▶ **Dataset records**
***
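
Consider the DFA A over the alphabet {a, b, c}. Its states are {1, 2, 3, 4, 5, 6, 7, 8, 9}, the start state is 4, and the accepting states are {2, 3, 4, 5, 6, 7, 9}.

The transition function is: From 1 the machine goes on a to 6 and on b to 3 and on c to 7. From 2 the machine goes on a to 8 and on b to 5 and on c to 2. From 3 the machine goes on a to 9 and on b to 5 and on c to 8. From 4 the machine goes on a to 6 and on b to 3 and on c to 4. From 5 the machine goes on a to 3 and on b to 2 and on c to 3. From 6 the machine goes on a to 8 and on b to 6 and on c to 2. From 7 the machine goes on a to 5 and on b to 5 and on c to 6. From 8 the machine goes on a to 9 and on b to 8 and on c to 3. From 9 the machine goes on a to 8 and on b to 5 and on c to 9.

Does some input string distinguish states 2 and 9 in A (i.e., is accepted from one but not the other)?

States {1,7} cannot be reached from the start state, so discard them.
P0 = {2,3,4,5,6,9} | {8}.
Split {2,3,4,5,6,9} by δ(·,a) → {2,6,9} and {3,4,5}.
Split {2,6,9} by δ(·,b) → {2,9} and {6}.
Refine {3,4,5} on symbol a: members go to different blocks, giving {3} and {4} and {5}.
The partition is now stable with 6 blocks: {2,9} | {8} | {3} | {6} | {4} | {5}.
2 and 9 lie in the same block of the stable partition, so they are equivalent — no string distinguishes them.

No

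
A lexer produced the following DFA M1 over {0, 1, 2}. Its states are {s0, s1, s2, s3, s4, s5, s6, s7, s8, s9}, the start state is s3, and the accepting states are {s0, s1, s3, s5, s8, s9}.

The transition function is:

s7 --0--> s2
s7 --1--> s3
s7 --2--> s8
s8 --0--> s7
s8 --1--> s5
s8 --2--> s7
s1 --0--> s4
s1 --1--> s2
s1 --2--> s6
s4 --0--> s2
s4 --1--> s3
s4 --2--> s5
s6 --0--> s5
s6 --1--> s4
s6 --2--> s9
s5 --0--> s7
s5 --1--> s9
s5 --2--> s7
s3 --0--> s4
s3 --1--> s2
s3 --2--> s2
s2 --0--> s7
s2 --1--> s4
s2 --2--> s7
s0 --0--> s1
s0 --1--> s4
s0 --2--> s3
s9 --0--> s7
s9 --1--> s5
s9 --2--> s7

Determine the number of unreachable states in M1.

Starting at s3 and following transitions, the reachable set is {s2, s3, s4, s5, s7, s8, s9}. That leaves s0, s1, s6 unreachable — 3 in total.

3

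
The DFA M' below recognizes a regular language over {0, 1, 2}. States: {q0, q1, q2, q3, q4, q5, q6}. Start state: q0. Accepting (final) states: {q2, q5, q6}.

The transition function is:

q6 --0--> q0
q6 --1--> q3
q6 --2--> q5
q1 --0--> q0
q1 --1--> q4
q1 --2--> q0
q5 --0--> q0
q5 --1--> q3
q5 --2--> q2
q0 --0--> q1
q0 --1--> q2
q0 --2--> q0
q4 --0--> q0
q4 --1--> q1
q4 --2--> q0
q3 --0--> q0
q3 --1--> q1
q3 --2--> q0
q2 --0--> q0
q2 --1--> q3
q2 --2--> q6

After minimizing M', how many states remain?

3

Every state is reachable, so we keep all 7.
P0 = {q2,q5,q6} | {q0,q1,q3,q4}.
On input 1, block {q0,q1,q3,q4} splits into {q1,q3,q4} and {q0}.
Stable partition: {q2,q5,q6} | {q1,q3,q4} | {q0} — 3 equivalence classes.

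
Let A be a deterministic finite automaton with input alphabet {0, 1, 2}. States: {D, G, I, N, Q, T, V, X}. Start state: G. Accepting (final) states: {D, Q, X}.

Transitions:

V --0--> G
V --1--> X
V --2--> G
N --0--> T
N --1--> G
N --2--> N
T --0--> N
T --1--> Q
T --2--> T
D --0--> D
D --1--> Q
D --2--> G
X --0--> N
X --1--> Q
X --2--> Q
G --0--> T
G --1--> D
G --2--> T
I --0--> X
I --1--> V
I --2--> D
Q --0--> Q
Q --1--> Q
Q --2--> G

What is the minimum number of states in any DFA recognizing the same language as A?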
***
▶ **TASK STATEMENT**
Report all lines above with "over".

▶ **ANSWER**
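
Consider the DFA A over the alphabet {a, b, c}. Its states are {1, 2, 3, 4, 5, 6, 7, 8, 9}, the start state is 4, and the accepting states are {2, 3, 4, 5, 6, 7, 9}.
A lexer produced the following DFA M1 over {0, 1, 2}. Its states are {s0, s1, s2, s3, s4, s5, s6, s7, s8, s9}, the start state is s3, and the accepting states are {s0, s1, s3, s5, s8, s9}.
The DFA M' below recognizes a regular language over {0, 1, 2}. States: {q0, q1, q2, q3, q4, q5, q6}. Start state: q0. Accepting (final) states: {q2, q5, q6}.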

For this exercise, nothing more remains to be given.